[[ Records shown, beginning ]]
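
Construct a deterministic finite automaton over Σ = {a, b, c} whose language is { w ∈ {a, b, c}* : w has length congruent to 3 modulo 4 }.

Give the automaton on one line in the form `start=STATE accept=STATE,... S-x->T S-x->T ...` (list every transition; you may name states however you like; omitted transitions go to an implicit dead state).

Count input length modulo 4: every symbol advances one step around the cycle q0 → q1 → q2 → q3 → q0. Accept at q3.
4 states suffice.
        a   b   c  
>  q0   q1  q1  q1 
   q1   q2  q2  q2 
   q2   q3  q3  q3 
 * q3   q0  q0  q0 
(> = start, * = accepting)

start=q0 accept=q3 q0-a->q1 q0-b->q1 q0-c->q1 q1-a->q2 q1-b->q2 q1-c->q2 q2-a->q3 q2-b->q3 q2-c->q3 q3-a->q0 q3-b->q0 q3-c->q0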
[[ Records shown, end ]]
Output the full listing exactly, please.

** Exercise answer **
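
Construct a deterministic finite automaton over Σ = {a, b, c} whose language is { w ∈ {a, b, c}* : w has length congruent to 3 modulo 4 }.

Give the automaton on one line in the form `start=STATE accept=STATE,... S-x->T S-x->T ...` (list every transition; you may name states however you like; omitted transitions go to an implicit dead state).

Count input length modulo 4: every symbol advances one step around the cycle q0 → q1 → q2 → q3 → q0. Accept at q3.
4 states suffice.
        a   b   c  
>  q0   q1  q1  q1 
   q1   q2  q2  q2 
   q2   q3  q3  q3 
 * q3   q0  q0  q0 
(> = start, * = accepting)

start=q0 accept=q3 q0-a->q1 q0-b->q1 q0-c->q1 q1-a->q2 q1-b->q2 q1-c->q2 q2-a->q3 q2-b->q3 q2-c->q3 q3-a->q0 q3-b->q0 q3-c->q0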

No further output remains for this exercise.